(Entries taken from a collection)
====================

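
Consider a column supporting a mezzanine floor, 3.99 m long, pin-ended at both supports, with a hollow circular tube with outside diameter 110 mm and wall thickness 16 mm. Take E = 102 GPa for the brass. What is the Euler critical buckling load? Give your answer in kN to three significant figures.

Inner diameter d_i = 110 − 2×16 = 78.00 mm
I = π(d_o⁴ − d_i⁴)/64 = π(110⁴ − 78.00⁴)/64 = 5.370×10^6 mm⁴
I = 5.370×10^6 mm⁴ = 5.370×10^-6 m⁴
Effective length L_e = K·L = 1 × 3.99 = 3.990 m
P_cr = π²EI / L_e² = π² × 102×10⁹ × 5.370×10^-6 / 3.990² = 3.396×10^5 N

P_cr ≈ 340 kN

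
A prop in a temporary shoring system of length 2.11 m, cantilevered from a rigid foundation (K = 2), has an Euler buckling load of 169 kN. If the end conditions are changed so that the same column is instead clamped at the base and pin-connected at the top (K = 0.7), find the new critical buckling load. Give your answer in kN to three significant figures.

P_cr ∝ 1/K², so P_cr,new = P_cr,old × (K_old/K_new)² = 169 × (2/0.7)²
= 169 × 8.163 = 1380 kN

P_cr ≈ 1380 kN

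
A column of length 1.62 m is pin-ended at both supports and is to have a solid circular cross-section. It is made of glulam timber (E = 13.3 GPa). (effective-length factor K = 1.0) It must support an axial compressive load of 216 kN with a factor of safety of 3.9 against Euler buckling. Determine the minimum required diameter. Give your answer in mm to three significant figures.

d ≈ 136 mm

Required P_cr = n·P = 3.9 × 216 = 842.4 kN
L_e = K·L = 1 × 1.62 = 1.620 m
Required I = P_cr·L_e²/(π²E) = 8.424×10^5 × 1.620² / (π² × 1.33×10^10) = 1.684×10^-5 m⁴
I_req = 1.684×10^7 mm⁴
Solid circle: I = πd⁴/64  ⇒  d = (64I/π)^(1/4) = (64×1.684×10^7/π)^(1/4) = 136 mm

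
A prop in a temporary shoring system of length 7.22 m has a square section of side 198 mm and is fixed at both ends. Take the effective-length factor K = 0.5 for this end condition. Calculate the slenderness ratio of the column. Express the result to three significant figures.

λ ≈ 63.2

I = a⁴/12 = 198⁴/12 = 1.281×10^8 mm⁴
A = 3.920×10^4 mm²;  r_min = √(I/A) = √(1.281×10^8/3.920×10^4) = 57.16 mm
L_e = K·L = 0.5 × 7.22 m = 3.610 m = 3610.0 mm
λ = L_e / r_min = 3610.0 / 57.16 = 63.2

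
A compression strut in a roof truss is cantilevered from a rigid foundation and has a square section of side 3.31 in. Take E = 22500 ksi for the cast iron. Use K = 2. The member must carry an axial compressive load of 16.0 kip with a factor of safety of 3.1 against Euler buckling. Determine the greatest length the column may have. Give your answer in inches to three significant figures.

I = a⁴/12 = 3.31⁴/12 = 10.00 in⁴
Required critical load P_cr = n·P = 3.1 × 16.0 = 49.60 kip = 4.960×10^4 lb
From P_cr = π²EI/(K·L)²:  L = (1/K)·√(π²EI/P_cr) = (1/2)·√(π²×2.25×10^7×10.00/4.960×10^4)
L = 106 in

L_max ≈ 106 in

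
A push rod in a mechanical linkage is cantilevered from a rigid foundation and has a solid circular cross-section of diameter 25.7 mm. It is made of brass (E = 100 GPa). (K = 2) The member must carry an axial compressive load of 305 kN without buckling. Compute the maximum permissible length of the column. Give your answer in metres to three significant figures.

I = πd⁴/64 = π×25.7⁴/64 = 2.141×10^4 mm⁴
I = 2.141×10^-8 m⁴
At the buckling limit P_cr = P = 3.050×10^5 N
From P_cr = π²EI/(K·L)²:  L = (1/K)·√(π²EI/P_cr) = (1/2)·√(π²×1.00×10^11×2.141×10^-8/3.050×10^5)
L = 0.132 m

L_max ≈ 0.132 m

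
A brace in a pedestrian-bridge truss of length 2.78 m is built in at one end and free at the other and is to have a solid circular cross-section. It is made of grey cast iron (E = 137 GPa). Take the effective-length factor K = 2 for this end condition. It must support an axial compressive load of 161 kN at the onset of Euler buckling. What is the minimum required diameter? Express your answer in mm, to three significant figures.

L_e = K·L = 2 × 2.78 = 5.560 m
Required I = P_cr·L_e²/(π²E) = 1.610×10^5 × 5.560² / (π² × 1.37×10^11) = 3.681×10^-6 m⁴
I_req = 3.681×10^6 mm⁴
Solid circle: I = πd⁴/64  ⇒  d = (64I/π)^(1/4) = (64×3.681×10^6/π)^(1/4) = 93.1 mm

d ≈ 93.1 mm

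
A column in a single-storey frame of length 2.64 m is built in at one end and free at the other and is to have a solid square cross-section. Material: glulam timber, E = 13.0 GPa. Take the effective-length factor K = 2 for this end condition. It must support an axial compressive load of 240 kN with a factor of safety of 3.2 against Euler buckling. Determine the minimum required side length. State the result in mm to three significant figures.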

====================

▸ **Assignment**
All of the lines above must be returned exactly as they stand.

▸ **Task answer**
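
Consider a column supporting a mezzanine floor, 3.99 m long, pin-ended at both supports, with a hollow circular tube with outside diameter 110 mm and wall thickness 16 mm. Take E = 102 GPa for the brass. What is the Euler critical buckling load? Give your answer in kN to three significant figures.

Inner diameter d_i = 110 − 2×16 = 78.00 mm
I = π(d_o⁴ − d_i⁴)/64 = π(110⁴ − 78.00⁴)/64 = 5.370×10^6 mm⁴
I = 5.370×10^6 mm⁴ = 5.370×10^-6 m⁴
Effective length L_e = K·L = 1 × 3.99 = 3.990 m
P_cr = π²EI / L_e² = π² × 102×10⁹ × 5.370×10^-6 / 3.990² = 3.396×10^5 N

P_cr ≈ 340 kN

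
A prop in a temporary shoring system of length 2.11 m, cantilevered from a rigid foundation (K = 2), has an Euler buckling load of 169 kN. If the end conditions are changed so that the same column is instead clamped at the base and pin-connected at the top (K = 0.7), find the new critical buckling load. Give your answer in kN to three significant figures.

P_cr ∝ 1/K², so P_cr,new = P_cr,old × (K_old/K_new)² = 169 × (2/0.7)²
= 169 × 8.163 = 1380 kN

P_cr ≈ 1380 kN

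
A column of length 1.62 m is pin-ended at both supports and is to have a solid circular cross-section. It is made of glulam timber (E = 13.3 GPa). (effective-length factor K = 1.0) It must support an axial compressive load of 216 kN with a factor of safety of 3.9 against Euler buckling. Determine the minimum required diameter. Give your answer in mm to three significant figures.

d ≈ 136 mm

Required P_cr = n·P = 3.9 × 216 = 842.4 kN
L_e = K·L = 1 × 1.62 = 1.620 m
Required I = P_cr·L_e²/(π²E) = 8.424×10^5 × 1.620² / (π² × 1.33×10^10) = 1.684×10^-5 m⁴
I_req = 1.684×10^7 mm⁴
Solid circle: I = πd⁴/64  ⇒  d = (64I/π)^(1/4) = (64×1.684×10^7/π)^(1/4) = 136 mm

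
A prop in a temporary shoring system of length 7.22 m has a square section of side 198 mm and is fixed at both ends. Take the effective-length factor K = 0.5 for this end condition. Calculate the slenderness ratio of the column. Express the result to three significant figures.

λ ≈ 63.2

I = a⁴/12 = 198⁴/12 = 1.281×10^8 mm⁴
A = 3.920×10^4 mm²;  r_min = √(I/A) = √(1.281×10^8/3.920×10^4) = 57.16 mm
L_e = K·L = 0.5 × 7.22 m = 3.610 m = 3610.0 mm
λ = L_e / r_min = 3610.0 / 57.16 = 63.2

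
A compression strut in a roof truss is cantilevered from a rigid foundation and has a square section of side 3.31 in. Take E = 22500 ksi for the cast iron. Use K = 2. The member must carry an axial compressive load of 16.0 kip with a factor of safety of 3.1 against Euler buckling. Determine the greatest length the column may have. Give your answer in inches to three significant figures.

I = a⁴/12 = 3.31⁴/12 = 10.00 in⁴
Required critical load P_cr = n·P = 3.1 × 16.0 = 49.60 kip = 4.960×10^4 lb
From P_cr = π²EI/(K·L)²:  L = (1/K)·√(π²EI/P_cr) = (1/2)·√(π²×2.25×10^7×10.00/4.960×10^4)
L = 106 in

L_max ≈ 106 in

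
A push rod in a mechanical linkage is cantilevered from a rigid foundation and has a solid circular cross-section of diameter 25.7 mm. It is made of brass (E = 100 GPa). (K = 2) The member must carry an axial compressive load of 305 kN without buckling. Compute the maximum permissible length of the column. Give your answer in metres to three significant figures.

I = πd⁴/64 = π×25.7⁴/64 = 2.141×10^4 mm⁴
I = 2.141×10^-8 m⁴
At the buckling limit P_cr = P = 3.050×10^5 N
From P_cr = π²EI/(K·L)²:  L = (1/K)·√(π²EI/P_cr) = (1/2)·√(π²×1.00×10^11×2.141×10^-8/3.050×10^5)
L = 0.132 m

L_max ≈ 0.132 m

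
A brace in a pedestrian-bridge truss of length 2.78 m is built in at one end and free at the other and is to have a solid circular cross-section. It is made of grey cast iron (E = 137 GPa). Take the effective-length factor K = 2 for this end condition. It must support an axial compressive load of 161 kN at the onset of Euler buckling. What is the minimum required diameter? Express your answer in mm, to three significant figures.

L_e = K·L = 2 × 2.78 = 5.560 m
Required I = P_cr·L_e²/(π²E) = 1.610×10^5 × 5.560² / (π² × 1.37×10^11) = 3.681×10^-6 m⁴
I_req = 3.681×10^6 mm⁴
Solid circle: I = πd⁴/64  ⇒  d = (64I/π)^(1/4) = (64×3.681×10^6/π)^(1/4) = 93.1 mm

d ≈ 93.1 mm

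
A column in a single-storey frame of length 2.64 m is built in at one end and free at the other and is to have a solid square cross-section. Material: glulam timber, E = 13.0 GPa. Take the effective-length factor K = 2 for this end condition. It must support an axial compressive load of 240 kN with a factor of safety of 3.2 against Euler buckling. Determine the minimum required side length. State the result in mm to three significant figures.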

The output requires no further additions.